Exercise directions
Search the data for the string "topology", and report each line where it is found.

Stored items

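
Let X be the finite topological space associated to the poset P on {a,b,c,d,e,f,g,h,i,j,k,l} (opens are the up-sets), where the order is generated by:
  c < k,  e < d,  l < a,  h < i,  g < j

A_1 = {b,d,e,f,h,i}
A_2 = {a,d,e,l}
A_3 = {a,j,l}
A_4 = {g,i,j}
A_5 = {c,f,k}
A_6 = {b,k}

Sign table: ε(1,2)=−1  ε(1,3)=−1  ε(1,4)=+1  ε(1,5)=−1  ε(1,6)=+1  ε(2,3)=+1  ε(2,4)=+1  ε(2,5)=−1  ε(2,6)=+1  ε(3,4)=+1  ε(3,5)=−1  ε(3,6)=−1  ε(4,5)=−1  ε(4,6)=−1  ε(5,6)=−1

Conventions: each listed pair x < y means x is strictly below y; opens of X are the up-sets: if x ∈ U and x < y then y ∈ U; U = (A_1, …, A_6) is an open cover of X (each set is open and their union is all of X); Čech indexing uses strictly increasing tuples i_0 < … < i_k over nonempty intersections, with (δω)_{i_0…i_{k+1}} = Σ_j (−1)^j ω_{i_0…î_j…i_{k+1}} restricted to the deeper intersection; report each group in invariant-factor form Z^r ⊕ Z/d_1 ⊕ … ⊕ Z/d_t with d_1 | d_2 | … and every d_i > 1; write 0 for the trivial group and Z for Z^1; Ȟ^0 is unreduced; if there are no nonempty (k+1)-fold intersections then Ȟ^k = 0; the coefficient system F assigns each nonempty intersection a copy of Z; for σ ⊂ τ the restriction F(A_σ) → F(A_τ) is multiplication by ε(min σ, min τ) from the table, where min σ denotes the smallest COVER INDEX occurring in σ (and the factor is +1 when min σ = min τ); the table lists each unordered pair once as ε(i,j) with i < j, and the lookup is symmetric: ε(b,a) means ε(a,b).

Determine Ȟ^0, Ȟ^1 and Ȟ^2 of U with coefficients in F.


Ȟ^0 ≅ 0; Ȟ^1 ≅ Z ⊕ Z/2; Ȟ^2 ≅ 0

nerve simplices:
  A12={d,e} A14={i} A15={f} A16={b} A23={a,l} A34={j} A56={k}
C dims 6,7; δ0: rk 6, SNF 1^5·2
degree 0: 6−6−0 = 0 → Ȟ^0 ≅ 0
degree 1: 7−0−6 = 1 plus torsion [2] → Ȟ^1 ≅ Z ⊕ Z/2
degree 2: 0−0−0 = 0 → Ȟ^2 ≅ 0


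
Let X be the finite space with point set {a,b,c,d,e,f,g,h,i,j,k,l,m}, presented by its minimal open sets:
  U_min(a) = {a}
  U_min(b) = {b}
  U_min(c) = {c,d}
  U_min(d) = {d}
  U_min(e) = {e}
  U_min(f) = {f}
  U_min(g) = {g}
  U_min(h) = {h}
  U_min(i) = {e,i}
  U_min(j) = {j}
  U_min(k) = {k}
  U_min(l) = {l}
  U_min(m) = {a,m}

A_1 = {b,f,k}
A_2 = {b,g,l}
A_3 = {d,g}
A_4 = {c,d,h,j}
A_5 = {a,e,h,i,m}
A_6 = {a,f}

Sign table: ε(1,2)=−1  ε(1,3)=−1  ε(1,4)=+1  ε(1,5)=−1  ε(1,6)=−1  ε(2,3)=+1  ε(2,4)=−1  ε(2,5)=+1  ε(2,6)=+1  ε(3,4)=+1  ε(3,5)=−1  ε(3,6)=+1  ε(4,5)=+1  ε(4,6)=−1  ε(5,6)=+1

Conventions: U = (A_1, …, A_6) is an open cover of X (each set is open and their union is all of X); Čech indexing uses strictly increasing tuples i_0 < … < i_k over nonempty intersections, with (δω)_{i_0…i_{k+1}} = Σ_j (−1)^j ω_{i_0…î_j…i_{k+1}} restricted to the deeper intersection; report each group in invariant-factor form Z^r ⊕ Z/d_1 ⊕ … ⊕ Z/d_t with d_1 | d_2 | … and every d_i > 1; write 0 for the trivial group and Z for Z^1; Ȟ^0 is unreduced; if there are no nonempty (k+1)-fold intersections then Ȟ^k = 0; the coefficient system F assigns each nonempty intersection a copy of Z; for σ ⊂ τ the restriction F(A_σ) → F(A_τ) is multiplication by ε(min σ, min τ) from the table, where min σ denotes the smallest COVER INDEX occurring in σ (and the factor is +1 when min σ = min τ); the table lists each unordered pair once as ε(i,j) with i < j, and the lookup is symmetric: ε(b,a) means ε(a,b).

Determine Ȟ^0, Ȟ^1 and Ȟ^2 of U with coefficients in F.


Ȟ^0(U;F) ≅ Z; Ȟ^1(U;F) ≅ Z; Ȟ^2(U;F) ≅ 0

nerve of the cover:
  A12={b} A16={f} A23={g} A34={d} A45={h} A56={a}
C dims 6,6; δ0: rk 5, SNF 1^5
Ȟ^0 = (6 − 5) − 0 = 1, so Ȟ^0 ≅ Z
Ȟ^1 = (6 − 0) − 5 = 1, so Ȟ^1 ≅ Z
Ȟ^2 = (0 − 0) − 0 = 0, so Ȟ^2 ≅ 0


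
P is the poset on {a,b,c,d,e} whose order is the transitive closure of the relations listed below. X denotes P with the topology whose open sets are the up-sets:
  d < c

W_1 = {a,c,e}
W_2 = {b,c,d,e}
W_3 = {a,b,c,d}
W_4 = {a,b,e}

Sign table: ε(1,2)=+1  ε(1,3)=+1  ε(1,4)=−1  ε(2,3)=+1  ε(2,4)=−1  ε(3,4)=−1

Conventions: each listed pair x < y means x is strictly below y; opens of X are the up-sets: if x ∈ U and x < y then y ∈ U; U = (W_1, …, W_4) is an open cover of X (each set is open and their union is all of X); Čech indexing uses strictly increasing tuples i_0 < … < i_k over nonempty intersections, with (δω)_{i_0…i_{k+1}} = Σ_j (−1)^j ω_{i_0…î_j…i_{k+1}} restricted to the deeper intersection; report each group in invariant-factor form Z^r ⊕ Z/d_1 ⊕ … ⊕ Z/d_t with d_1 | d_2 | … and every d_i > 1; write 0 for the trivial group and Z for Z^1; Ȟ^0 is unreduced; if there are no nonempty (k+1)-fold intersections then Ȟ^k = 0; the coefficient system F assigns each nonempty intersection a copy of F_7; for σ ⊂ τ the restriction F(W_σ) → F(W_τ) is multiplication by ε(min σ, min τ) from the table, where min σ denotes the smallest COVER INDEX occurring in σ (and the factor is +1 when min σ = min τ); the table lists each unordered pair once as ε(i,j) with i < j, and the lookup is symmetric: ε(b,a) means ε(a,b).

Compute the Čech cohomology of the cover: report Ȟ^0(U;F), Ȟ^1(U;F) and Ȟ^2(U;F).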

---

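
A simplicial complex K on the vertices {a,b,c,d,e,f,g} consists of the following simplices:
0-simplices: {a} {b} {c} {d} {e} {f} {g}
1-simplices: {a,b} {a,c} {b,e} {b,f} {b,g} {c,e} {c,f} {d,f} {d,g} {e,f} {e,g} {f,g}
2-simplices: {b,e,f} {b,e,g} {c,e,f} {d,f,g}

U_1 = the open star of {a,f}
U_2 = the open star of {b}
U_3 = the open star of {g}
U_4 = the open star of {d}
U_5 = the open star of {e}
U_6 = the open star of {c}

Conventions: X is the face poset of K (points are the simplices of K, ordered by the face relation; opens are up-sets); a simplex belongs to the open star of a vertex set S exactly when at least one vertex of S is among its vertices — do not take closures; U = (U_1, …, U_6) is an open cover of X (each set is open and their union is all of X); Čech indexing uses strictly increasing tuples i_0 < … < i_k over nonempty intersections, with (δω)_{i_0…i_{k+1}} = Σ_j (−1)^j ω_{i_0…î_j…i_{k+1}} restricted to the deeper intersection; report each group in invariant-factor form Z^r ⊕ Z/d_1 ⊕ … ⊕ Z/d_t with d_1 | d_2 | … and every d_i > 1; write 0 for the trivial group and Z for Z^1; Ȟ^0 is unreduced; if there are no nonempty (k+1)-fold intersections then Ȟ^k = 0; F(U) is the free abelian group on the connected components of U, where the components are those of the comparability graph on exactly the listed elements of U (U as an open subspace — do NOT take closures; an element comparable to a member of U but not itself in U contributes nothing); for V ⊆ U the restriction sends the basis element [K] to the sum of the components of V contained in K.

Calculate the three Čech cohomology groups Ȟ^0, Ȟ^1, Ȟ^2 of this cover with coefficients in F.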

==

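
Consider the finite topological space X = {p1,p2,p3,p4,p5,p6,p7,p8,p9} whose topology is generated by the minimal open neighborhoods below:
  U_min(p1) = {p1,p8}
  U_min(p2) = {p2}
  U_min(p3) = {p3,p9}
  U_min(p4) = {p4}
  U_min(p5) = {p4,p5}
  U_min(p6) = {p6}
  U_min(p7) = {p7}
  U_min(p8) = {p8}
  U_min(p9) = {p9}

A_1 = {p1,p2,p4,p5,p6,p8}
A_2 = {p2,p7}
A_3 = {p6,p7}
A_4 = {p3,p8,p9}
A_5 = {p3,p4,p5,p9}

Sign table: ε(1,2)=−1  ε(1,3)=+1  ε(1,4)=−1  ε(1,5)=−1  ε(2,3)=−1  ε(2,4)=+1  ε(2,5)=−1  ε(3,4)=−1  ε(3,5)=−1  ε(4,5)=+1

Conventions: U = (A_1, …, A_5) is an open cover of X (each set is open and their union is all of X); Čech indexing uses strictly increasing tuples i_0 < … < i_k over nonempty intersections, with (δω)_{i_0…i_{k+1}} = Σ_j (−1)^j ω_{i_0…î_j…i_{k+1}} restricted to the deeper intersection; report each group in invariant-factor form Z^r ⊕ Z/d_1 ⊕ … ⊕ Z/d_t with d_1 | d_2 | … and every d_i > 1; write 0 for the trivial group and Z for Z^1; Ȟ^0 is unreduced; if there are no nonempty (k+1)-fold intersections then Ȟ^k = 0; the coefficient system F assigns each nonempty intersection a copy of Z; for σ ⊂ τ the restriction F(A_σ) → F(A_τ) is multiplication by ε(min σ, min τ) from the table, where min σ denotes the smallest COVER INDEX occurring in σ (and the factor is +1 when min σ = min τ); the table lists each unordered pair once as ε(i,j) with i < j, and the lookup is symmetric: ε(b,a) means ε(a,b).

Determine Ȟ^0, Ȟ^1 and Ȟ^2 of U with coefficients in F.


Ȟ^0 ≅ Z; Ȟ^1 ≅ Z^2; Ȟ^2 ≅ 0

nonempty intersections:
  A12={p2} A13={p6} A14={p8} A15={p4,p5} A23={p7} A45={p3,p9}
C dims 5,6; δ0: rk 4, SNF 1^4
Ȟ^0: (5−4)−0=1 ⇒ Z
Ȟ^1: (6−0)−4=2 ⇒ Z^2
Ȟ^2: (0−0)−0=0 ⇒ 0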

Answer section
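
P is the poset on {a,b,c,d,e} whose order is the transitive closure of the relations listed below. X denotes P with the topology whose open sets are the up-sets:
Consider the finite topological space X = {p1,p2,p3,p4,p5,p6,p7,p8,p9} whose topology is generated by the minimal open neighborhoods below: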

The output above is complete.